* _YOUR GOAL_:
Reproduce exactly the lines that run from the start of the records below to the line with "delayed: b <= c", inclusive.

[Saved data entries]
● ● ●

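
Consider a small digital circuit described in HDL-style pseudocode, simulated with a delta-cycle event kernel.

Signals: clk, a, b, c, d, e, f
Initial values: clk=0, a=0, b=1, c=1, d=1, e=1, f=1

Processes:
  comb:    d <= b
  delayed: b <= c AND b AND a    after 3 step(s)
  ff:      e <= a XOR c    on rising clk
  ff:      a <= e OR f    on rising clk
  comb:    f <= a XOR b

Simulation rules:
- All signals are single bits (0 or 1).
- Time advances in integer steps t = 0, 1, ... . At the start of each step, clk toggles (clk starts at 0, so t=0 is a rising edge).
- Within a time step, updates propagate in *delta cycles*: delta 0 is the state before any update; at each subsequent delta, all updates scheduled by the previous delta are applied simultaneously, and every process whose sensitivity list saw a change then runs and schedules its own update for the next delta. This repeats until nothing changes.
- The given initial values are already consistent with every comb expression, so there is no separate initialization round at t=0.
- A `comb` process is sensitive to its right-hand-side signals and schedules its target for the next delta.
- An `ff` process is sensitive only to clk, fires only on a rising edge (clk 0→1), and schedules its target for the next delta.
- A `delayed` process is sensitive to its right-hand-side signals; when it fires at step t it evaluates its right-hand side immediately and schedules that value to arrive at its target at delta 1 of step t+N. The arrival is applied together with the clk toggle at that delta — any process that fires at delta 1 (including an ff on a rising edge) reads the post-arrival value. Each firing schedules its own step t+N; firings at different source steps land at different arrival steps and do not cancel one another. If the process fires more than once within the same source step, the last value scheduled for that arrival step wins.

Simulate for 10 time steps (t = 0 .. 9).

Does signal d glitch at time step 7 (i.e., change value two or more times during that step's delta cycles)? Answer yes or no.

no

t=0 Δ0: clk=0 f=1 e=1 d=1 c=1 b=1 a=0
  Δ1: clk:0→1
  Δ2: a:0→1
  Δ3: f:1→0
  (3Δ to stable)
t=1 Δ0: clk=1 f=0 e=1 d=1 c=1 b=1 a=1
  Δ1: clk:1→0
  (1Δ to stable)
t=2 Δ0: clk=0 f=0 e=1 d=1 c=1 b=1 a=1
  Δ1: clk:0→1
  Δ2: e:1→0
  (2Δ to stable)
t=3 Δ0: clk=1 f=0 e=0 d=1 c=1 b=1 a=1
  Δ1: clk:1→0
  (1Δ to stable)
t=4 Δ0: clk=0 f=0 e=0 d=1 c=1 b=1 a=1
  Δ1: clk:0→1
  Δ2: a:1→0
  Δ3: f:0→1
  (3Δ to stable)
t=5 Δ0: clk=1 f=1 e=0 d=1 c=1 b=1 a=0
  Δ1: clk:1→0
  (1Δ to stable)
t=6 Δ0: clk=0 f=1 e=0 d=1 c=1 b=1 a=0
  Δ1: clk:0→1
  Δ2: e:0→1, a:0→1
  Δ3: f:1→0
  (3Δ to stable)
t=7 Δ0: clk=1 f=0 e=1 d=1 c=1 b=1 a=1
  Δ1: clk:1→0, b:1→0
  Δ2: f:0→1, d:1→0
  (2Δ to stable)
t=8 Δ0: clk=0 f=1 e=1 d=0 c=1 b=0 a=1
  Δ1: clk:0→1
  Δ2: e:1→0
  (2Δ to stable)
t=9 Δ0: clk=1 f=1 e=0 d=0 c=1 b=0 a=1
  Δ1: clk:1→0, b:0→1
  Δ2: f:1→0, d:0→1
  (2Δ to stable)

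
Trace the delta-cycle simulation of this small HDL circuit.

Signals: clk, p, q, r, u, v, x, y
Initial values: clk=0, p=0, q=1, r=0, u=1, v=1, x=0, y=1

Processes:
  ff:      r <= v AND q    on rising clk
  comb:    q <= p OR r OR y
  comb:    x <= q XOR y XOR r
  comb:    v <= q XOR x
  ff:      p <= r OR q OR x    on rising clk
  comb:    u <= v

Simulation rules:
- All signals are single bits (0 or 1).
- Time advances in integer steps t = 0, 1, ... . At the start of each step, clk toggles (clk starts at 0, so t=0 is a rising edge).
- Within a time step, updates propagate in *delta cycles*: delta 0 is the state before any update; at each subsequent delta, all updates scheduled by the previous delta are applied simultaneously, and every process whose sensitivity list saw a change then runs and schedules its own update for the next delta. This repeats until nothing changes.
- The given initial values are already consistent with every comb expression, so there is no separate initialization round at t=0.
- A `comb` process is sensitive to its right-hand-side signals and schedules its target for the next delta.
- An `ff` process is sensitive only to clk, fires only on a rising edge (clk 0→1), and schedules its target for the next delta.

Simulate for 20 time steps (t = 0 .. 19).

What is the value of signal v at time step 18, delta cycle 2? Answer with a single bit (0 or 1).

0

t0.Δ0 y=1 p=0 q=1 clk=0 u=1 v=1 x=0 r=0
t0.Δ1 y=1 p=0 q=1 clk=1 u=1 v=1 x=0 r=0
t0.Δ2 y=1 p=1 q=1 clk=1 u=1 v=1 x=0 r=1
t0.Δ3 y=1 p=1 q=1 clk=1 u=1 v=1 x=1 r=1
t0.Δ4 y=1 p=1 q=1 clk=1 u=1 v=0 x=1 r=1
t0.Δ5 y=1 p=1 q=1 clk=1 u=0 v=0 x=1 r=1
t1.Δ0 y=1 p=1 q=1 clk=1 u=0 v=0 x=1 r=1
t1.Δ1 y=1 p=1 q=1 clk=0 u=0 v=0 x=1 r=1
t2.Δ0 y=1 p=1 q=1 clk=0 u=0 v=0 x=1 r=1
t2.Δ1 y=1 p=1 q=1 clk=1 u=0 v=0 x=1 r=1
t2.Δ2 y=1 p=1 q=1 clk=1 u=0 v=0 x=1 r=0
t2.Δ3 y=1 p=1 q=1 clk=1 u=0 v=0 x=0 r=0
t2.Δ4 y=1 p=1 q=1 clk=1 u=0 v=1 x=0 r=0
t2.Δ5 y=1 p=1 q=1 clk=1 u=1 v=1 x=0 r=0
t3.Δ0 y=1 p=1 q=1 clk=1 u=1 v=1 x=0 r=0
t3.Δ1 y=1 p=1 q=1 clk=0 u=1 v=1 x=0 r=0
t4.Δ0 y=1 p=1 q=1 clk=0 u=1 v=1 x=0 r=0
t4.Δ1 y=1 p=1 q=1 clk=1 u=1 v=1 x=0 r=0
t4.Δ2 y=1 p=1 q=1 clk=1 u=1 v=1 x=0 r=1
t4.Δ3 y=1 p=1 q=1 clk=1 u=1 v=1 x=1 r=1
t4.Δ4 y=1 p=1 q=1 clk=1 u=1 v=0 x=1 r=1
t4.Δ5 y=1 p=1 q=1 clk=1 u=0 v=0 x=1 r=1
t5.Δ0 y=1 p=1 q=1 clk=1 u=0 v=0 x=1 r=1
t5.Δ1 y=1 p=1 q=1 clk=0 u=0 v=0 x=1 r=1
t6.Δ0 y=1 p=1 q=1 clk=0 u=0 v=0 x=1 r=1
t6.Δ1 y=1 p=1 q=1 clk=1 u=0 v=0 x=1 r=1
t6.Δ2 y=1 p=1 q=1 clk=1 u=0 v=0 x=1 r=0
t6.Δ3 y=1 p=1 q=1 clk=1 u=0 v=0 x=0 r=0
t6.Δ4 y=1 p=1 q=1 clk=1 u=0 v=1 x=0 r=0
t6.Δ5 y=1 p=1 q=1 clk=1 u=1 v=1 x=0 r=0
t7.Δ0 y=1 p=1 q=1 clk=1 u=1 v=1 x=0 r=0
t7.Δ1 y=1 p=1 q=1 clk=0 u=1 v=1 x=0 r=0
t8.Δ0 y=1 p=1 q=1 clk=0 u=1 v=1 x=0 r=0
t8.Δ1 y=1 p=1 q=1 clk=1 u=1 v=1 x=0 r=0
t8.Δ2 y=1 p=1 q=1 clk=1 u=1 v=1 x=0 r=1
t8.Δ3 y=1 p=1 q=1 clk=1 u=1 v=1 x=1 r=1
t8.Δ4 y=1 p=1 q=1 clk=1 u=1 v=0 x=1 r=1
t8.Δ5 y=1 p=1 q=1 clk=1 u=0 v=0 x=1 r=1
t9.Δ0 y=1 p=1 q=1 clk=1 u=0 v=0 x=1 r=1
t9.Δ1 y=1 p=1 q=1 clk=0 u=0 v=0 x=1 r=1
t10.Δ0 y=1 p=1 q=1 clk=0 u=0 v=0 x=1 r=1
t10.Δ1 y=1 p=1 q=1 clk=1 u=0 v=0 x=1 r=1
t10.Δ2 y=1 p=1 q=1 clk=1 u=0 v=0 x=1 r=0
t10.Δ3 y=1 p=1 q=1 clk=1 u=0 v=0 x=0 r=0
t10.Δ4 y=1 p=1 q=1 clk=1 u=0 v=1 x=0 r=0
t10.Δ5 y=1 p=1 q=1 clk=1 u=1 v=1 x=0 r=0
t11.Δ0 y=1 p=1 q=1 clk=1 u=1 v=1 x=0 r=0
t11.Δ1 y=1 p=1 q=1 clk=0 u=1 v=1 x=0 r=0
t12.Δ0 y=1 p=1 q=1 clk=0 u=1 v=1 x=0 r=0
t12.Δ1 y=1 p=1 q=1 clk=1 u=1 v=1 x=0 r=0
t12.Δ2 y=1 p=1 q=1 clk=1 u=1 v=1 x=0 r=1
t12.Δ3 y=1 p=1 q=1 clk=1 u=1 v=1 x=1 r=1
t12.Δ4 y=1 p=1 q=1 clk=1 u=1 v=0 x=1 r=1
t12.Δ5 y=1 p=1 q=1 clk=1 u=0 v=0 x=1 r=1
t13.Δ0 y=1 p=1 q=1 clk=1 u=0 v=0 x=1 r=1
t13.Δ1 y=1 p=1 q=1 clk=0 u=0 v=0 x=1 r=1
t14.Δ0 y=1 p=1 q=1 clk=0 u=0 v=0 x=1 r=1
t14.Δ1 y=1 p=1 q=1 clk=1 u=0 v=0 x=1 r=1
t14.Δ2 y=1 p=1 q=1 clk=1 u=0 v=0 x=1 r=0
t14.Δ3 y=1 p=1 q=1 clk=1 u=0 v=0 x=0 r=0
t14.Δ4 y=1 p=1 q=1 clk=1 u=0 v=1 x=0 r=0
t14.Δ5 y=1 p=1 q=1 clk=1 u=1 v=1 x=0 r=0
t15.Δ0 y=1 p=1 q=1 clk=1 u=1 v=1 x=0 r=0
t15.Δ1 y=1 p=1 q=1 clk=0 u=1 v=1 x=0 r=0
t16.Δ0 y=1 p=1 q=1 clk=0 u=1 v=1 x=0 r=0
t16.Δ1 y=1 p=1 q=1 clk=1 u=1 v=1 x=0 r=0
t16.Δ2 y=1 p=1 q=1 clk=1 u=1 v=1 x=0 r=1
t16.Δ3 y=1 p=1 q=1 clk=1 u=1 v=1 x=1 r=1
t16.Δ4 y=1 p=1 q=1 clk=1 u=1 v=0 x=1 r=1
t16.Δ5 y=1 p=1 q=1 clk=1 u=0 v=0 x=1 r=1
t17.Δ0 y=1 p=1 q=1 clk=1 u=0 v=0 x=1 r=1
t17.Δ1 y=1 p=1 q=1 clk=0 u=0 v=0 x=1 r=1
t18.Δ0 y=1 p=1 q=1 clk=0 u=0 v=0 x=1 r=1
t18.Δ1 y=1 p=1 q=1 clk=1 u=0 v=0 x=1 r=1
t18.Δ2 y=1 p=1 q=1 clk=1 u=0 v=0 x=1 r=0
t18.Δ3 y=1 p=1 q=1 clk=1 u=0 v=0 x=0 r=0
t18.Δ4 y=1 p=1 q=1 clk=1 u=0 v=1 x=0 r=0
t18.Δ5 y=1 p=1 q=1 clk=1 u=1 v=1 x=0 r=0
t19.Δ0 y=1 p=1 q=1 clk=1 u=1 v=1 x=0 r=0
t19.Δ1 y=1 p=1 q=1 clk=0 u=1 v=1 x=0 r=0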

● ● ●

* _EXERCISE RESULT_:
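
Consider a small digital circuit described in HDL-style pseudocode, simulated with a delta-cycle event kernel.

Signals: clk, a, b, c, d, e, f
Initial values: clk=0, a=0, b=1, c=1, d=1, e=1, f=1

Processes:
  comb:    d <= b
  delayed: b <= c AND b AND a    after 3 step(s)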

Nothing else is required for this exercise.